Task instructions:
Find the word "lists" in the data, then copy each line where it is found.

Task material:
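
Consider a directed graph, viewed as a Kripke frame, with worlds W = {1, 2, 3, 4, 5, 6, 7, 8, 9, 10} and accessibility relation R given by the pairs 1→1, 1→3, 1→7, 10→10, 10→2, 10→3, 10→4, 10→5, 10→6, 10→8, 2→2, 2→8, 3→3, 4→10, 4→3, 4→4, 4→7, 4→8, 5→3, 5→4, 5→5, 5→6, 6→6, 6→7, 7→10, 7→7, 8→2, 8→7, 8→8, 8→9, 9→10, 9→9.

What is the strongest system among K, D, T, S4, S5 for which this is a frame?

T

Serial (axiom D): yes — every world has a successor (e.g. 1 R 1).
Reflexive (axiom T): yes — every world is R-related to itself.
Transitive (axiom 4): no — 1 R 7 and 7 R 10, but not 1 R 10.
Euclidean (axiom 5): no — 1 R 3 and 1 R 7, but not 3 R 7.
So F validates K, D, T; S4 would additionally require R to be transitive. The strongest is T.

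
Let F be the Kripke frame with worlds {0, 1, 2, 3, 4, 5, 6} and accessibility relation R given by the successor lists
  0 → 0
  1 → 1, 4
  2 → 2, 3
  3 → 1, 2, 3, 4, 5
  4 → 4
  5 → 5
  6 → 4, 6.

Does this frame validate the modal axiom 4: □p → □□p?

Axiom 4 corresponds to the accessibility relation being transitive.
Transitive: no — 2 R 3 and 3 R 1, but not 2 R 1.

No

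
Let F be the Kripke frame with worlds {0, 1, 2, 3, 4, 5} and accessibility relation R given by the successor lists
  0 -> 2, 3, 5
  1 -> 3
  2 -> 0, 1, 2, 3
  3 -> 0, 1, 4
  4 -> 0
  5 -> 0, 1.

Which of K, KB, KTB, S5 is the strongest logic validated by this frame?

Symmetric (axiom B): no — 2 R 1 but not 1 R 2.
Reflexive (axiom T): no — 0 is not related to itself.
Euclidean (axiom 5): no — 0 R 2 and 0 R 5, but not 2 R 5.
So F validates K; KB would additionally require R to be symmetric. The strongest is K.

K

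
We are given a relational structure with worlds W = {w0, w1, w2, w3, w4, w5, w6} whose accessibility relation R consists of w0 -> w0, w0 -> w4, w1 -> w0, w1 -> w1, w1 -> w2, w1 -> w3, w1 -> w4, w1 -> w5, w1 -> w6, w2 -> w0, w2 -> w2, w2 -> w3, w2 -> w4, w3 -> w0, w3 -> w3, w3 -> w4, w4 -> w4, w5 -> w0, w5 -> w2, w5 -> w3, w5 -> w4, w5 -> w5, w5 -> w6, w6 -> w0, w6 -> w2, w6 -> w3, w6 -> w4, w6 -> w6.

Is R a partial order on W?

Yes

Reflexive: yes — every world is R-related to itself.
Transitive: yes — every two-step R-path is closed by a direct edge.
Antisymmetric: yes — no distinct pair is related both ways.
So R is a partial order.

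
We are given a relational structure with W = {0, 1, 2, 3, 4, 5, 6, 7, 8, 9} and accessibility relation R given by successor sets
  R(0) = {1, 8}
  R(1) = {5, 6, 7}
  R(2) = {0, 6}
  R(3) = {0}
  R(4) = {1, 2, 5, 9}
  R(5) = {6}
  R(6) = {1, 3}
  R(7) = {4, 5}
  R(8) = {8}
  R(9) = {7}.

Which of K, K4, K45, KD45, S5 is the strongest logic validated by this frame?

Transitive (axiom 4): no — 0 R 1 and 1 R 5, but not 0 R 5.
Euclidean (axiom 5): no — 0 R 1 and 0 R 8, but not 1 R 8.
Serial (axiom D): yes — every world has a successor (e.g. 0 R 1).
Reflexive (axiom T): no — 0 is not related to itself.
So F validates K; K4 would additionally require R to be transitive. The strongest is K.

K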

Problem solution:
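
Let F be the Kripke frame with worlds {0, 1, 2, 3, 4, 5, 6} and accessibility relation R given by the successor lists
Let F be the Kripke frame with worlds {0, 1, 2, 3, 4, 5} and accessibility relation R given by the successor lists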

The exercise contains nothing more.